DIRECTIONS FOR THIS TASK ▸
Find the string "scale" in the records. Copy each line that has it.

INPUT FOR THIS TASK ▸
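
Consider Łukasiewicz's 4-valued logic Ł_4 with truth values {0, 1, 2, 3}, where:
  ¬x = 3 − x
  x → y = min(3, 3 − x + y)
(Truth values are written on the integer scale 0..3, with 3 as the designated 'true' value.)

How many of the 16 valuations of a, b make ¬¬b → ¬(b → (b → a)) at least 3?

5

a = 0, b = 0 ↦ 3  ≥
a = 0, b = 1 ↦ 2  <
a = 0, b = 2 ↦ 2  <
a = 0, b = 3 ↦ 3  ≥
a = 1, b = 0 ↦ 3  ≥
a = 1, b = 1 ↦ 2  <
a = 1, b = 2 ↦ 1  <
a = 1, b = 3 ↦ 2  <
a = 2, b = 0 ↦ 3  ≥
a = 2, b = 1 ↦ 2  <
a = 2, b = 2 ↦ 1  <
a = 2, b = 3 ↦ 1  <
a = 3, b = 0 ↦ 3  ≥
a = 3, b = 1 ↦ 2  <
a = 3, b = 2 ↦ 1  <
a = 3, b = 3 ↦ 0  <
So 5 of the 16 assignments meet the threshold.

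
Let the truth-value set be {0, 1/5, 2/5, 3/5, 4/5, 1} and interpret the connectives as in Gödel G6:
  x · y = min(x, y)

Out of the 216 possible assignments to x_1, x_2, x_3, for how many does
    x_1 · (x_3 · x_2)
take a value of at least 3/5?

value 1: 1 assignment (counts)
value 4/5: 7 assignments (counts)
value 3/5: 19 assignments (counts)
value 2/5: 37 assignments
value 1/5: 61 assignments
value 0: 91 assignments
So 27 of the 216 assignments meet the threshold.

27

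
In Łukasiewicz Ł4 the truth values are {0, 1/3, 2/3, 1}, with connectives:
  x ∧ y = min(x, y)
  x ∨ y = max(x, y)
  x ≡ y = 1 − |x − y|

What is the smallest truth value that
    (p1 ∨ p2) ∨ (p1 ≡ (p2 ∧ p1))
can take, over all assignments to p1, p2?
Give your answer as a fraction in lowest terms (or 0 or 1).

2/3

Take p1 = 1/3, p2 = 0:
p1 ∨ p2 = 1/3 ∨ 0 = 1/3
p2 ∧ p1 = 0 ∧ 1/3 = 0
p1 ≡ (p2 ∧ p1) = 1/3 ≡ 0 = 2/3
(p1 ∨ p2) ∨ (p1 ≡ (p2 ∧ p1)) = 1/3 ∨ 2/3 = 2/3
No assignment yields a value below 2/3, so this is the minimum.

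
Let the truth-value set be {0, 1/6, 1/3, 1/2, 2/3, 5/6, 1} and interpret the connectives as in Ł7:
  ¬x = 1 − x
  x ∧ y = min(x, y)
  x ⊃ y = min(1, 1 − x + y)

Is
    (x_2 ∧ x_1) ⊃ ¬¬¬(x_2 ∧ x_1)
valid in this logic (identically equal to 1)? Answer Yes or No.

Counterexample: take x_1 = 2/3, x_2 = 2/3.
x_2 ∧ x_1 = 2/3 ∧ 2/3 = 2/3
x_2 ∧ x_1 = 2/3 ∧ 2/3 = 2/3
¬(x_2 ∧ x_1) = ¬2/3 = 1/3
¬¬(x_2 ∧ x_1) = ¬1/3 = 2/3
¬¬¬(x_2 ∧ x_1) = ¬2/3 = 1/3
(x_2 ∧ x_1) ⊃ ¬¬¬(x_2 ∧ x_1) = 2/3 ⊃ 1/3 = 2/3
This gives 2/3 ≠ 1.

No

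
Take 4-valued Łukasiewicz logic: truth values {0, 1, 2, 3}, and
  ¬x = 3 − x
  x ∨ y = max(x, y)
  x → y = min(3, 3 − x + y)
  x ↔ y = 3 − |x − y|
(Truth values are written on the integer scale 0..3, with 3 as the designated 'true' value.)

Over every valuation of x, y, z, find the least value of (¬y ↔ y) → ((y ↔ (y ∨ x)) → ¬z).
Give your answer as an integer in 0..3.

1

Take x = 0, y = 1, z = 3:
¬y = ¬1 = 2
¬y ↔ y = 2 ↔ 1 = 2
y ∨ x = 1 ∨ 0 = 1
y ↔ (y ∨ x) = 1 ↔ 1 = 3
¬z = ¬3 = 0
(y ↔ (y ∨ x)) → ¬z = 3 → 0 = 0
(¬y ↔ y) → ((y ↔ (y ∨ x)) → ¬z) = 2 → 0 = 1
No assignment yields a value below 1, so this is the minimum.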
---
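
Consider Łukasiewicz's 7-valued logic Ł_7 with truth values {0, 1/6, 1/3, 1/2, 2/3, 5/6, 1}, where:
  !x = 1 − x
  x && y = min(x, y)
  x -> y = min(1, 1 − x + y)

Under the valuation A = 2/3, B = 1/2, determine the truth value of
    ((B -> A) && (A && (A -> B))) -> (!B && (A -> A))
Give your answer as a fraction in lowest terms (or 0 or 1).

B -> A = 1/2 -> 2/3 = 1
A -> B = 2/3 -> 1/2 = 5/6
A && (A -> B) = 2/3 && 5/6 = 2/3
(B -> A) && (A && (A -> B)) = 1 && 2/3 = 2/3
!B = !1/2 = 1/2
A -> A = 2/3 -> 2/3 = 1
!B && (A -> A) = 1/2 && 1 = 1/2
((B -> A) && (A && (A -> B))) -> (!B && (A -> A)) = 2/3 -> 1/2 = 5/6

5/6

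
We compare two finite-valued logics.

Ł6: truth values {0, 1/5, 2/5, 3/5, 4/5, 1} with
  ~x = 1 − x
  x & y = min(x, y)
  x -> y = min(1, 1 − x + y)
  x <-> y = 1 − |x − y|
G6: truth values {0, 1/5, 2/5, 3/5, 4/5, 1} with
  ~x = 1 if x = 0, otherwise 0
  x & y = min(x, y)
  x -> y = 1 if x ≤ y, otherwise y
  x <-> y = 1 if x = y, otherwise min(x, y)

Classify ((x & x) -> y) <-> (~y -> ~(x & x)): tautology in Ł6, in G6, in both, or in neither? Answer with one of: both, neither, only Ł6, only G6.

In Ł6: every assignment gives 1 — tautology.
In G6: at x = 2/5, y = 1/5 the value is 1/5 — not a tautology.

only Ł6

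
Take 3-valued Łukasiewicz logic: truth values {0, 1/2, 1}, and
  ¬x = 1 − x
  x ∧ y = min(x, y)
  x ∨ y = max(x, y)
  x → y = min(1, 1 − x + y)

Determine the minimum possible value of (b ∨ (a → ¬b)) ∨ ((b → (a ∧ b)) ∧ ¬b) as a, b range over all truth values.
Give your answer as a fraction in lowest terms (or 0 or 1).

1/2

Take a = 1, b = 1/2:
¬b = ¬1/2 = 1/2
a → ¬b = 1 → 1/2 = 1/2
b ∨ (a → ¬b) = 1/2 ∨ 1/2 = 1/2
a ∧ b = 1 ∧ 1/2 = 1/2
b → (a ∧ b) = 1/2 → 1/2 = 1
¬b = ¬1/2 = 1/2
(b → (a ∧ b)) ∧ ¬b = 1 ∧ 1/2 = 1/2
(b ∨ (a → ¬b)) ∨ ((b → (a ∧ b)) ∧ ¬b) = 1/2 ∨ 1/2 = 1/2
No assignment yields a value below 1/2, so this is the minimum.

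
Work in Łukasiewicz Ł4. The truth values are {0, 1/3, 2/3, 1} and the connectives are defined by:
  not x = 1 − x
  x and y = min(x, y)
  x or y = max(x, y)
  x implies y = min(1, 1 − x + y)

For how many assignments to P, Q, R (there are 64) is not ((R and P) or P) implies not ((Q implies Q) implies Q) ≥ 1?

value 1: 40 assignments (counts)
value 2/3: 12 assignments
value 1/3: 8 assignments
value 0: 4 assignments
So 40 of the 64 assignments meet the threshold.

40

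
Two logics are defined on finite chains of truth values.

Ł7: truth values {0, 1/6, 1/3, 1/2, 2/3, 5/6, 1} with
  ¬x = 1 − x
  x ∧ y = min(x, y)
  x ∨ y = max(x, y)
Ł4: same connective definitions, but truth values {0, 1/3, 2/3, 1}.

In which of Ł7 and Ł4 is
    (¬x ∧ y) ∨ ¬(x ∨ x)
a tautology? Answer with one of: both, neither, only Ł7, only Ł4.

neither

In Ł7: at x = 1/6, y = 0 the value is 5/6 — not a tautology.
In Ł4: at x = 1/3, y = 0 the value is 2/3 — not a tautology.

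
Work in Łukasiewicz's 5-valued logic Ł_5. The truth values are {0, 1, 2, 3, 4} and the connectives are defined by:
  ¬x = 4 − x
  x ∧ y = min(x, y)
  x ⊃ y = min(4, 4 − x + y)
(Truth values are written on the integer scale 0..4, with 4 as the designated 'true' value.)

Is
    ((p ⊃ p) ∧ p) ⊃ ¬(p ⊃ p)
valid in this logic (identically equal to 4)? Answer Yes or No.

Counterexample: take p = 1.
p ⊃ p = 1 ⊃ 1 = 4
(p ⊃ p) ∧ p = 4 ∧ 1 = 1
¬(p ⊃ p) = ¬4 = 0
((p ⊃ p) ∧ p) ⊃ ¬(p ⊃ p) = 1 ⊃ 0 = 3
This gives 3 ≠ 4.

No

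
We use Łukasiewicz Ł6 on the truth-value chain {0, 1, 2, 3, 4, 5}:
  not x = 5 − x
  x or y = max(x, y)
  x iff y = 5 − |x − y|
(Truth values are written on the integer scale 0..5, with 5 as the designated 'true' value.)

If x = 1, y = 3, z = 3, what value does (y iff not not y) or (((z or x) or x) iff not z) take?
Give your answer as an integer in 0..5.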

THE ANSWER ▸
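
(Truth values are written on the integer scale 0..3, with 3 as the designated 'true' value.)
(Truth values are written on the integer scale 0..3, with 3 as the designated 'true' value.)
(Truth values are written on the integer scale 0..4, with 4 as the designated 'true' value.)
(Truth values are written on the integer scale 0..5, with 5 as the designated 'true' value.)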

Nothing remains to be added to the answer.